(Stored data)
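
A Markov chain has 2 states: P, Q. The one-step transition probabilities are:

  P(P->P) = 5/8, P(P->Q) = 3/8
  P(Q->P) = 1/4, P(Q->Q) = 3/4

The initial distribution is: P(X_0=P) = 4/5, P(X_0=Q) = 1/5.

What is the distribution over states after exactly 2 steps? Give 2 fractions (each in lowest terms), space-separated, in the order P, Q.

Propagating the distribution step by step (d_{t+1} = d_t * P):
d_0 = (P=4/5, Q=1/5)
  d_1[P] = 4/5*5/8 + 1/5*1/4 = 11/20
  d_1[Q] = 4/5*3/8 + 1/5*3/4 = 9/20
d_1 = (P=11/20, Q=9/20)
  d_2[P] = 11/20*5/8 + 9/20*1/4 = 73/160
  d_2[Q] = 11/20*3/8 + 9/20*3/4 = 87/160
d_2 = (P=73/160, Q=87/160)

Answer: 73/160 87/160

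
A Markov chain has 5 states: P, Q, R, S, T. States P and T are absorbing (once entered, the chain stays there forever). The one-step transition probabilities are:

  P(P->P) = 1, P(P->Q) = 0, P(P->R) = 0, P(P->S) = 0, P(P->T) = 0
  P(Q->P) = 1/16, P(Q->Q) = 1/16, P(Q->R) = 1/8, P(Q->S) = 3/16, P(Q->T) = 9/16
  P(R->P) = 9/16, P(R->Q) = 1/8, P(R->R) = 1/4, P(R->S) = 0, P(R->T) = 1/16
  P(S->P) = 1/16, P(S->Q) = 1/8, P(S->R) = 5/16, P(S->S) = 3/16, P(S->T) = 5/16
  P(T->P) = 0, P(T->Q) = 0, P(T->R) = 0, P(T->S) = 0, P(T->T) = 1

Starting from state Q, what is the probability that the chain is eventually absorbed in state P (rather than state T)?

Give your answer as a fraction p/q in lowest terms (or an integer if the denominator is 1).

Let a_i = P(absorbed in P | start in state i).
Boundary conditions: a_P = 1, a_T = 0.
For each transient state i, a_i = sum_j P(i->j) * a_j:
  a_Q = 1/16*a_P + 1/16*a_Q + 1/8*a_R + 3/16*a_S + 9/16*a_T
  a_R = 9/16*a_P + 1/8*a_Q + 1/4*a_R + 0*a_S + 1/16*a_T
  a_S = 1/16*a_P + 1/8*a_Q + 5/16*a_R + 3/16*a_S + 5/16*a_T

Substituting a_P = 1 and a_T = 0, rearrange to (I - Q) a = r where r[i] = P(i -> P):
  [15/16, -1/8, -3/16] . (a_Q, a_R, a_S) = 1/16
  [-1/8, 3/4, 0] . (a_Q, a_R, a_S) = 9/16
  [-1/8, -5/16, 13/16] . (a_Q, a_R, a_S) = 1/16

Solving yields:
  a_Q = 561/2186
  a_R = 1733/2186
  a_S = 921/2186

Starting state is Q, so the absorption probability is a_Q = 561/2186.

Answer: 561/2186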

**Task:** Your reply should contain each entry, copied without alteration.

**Answer space:**
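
A Markov chain has 2 states: P, Q. The one-step transition probabilities are:

  P(P->P) = 5/8, P(P->Q) = 3/8
  P(Q->P) = 1/4, P(Q->Q) = 3/4

The initial distribution is: P(X_0=P) = 4/5, P(X_0=Q) = 1/5.

What is the distribution over states after exactly 2 steps? Give 2 fractions (each in lowest terms), space-separated, in the order P, Q.

Propagating the distribution step by step (d_{t+1} = d_t * P):
d_0 = (P=4/5, Q=1/5)
  d_1[P] = 4/5*5/8 + 1/5*1/4 = 11/20
  d_1[Q] = 4/5*3/8 + 1/5*3/4 = 9/20
d_1 = (P=11/20, Q=9/20)
  d_2[P] = 11/20*5/8 + 9/20*1/4 = 73/160
  d_2[Q] = 11/20*3/8 + 9/20*3/4 = 87/160
d_2 = (P=73/160, Q=87/160)

Answer: 73/160 87/160

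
A Markov chain has 5 states: P, Q, R, S, T. States P and T are absorbing (once entered, the chain stays there forever). The one-step transition probabilities are:

  P(P->P) = 1, P(P->Q) = 0, P(P->R) = 0, P(P->S) = 0, P(P->T) = 0
  P(Q->P) = 1/16, P(Q->Q) = 1/16, P(Q->R) = 1/8, P(Q->S) = 3/16, P(Q->T) = 9/16
  P(R->P) = 9/16, P(R->Q) = 1/8, P(R->R) = 1/4, P(R->S) = 0, P(R->T) = 1/16
  P(S->P) = 1/16, P(S->Q) = 1/8, P(S->R) = 5/16, P(S->S) = 3/16, P(S->T) = 5/16
  P(T->P) = 0, P(T->Q) = 0, P(T->R) = 0, P(T->S) = 0, P(T->T) = 1

Starting from state Q, what is the probability that the chain is eventually absorbed in state P (rather than state T)?

Give your answer as a fraction p/q in lowest terms (or an integer if the denominator is 1).

Let a_i = P(absorbed in P | start in state i).
Boundary conditions: a_P = 1, a_T = 0.
For each transient state i, a_i = sum_j P(i->j) * a_j:
  a_Q = 1/16*a_P + 1/16*a_Q + 1/8*a_R + 3/16*a_S + 9/16*a_T
  a_R = 9/16*a_P + 1/8*a_Q + 1/4*a_R + 0*a_S + 1/16*a_T
  a_S = 1/16*a_P + 1/8*a_Q + 5/16*a_R + 3/16*a_S + 5/16*a_T

Substituting a_P = 1 and a_T = 0, rearrange to (I - Q) a = r where r[i] = P(i -> P):
  [15/16, -1/8, -3/16] . (a_Q, a_R, a_S) = 1/16
  [-1/8, 3/4, 0] . (a_Q, a_R, a_S) = 9/16
  [-1/8, -5/16, 13/16] . (a_Q, a_R, a_S) = 1/16

Solving yields:
  a_Q = 561/2186
  a_R = 1733/2186
  a_S = 921/2186

Starting state is Q, so the absorption probability is a_Q = 561/2186.

Answer: 561/2186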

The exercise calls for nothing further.